■ Task requirements: Retype each entry below precisely as it reads.

------------------------------------------------

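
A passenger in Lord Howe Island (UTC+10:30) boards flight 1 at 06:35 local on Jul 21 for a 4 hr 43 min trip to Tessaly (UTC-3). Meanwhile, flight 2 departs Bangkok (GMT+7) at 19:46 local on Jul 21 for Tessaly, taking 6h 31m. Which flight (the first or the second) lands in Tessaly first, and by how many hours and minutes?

the first, by 18 hours 29 minutes

Flight 1 in UTC: 06:35 − 10:30 = 20:05 on Jul 20.
+4 hours and 43 minutes → arrive 00:48 UTC on Jul 21.
Flight 2 in UTC: 19:46 − 7:00 = 12:46 on Jul 21.
+6 hours 31 minutes → arrive 19:17 UTC on Jul 21.
Flight 1 lands earlier by 18 hours 29 minutes.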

------------------------------------------------

■ Answer to this task:
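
A passenger in Lord Howe Island (UTC+10:30) boards flight 1 at 06:35 local on Jul 21 for a 4 hr 43 min trip to Tessaly (UTC-3). Meanwhile, flight 2 departs Bangkok (GMT+7) at 19:46 local on Jul 21 for Tessaly, taking 6h 31m. Which flight (the first or the second) lands in Tessaly first, and by how many hours and minutes?

the first, by 18 hours 29 minutes

Flight 1 in UTC: 06:35 − 10:30 = 20:05 on Jul 20.
+4 hours and 43 minutes → arrive 00:48 UTC on Jul 21.
Flight 2 in UTC: 19:46 − 7:00 = 12:46 on Jul 21.
+6 hours 31 minutes → arrive 19:17 UTC on Jul 21.
Flight 1 lands earlier by 18 hours 29 minutes.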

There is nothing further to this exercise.